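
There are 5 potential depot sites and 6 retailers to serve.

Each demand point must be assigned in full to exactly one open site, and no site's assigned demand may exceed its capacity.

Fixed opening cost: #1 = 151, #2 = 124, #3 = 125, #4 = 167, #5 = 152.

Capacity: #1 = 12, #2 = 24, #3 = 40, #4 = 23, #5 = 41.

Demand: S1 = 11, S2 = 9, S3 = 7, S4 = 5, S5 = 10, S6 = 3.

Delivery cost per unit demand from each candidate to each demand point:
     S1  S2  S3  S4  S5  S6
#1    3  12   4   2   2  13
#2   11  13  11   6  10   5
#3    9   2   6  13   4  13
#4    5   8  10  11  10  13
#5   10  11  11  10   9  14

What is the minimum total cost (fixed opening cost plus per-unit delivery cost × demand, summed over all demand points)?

493

Open {#2, #3}; cheapest assignment that respects the capacities:
  #2 (cap 24, load 8): S4, S6 — cost 5×6 + 3×5 = 45
  #3 (cap 40, load 37): S1, S2, S3, S5 — cost 11×9 + 9×2 + 7×6 + 10×4 = 199
  Shipping 244, fixed 249 → total 493.
  Any other capacity-feasible assignment to {#2, #3} ships for at least 244.
Compare {#1, #3}: its best feasible assignment gives total 510.
Compare {#3, #4}: its best feasible assignment gives total 541.
Every other set of open sites that can feasibly serve all demand totals ≥ 510 even under its best assignment. Minimum: 493.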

━━━━━━━━━━━━━━━━━━━━

• **Task prompt**
Each line of the material above must be reproduced exactly.

• **Result for this task**
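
There are 5 potential depot sites and 6 retailers to serve.

Each demand point must be assigned in full to exactly one open site, and no site's assigned demand may exceed its capacity.

Fixed opening cost: #1 = 151, #2 = 124, #3 = 125, #4 = 167, #5 = 152.

Capacity: #1 = 12, #2 = 24, #3 = 40, #4 = 23, #5 = 41.

Demand: S1 = 11, S2 = 9, S3 = 7, S4 = 5, S5 = 10, S6 = 3.

Delivery cost per unit demand from each candidate to each demand point:
     S1  S2  S3  S4  S5  S6
#1    3  12   4   2   2  13
#2   11  13  11   6  10   5
#3    9   2   6  13   4  13
#4    5   8  10  11  10  13
#5   10  11  11  10   9  14

What is the minimum total cost (fixed opening cost plus per-unit delivery cost × demand, summed over all demand points)?

493

Open {#2, #3}; cheapest assignment that respects the capacities:
  #2 (cap 24, load 8): S4, S6 — cost 5×6 + 3×5 = 45
  #3 (cap 40, load 37): S1, S2, S3, S5 — cost 11×9 + 9×2 + 7×6 + 10×4 = 199
  Shipping 244, fixed 249 → total 493.
  Any other capacity-feasible assignment to {#2, #3} ships for at least 244.
Compare {#1, #3}: its best feasible assignment gives total 510.
Compare {#3, #4}: its best feasible assignment gives total 541.
Every other set of open sites that can feasibly serve all demand totals ≥ 510 even under its best assignment. Minimum: 493.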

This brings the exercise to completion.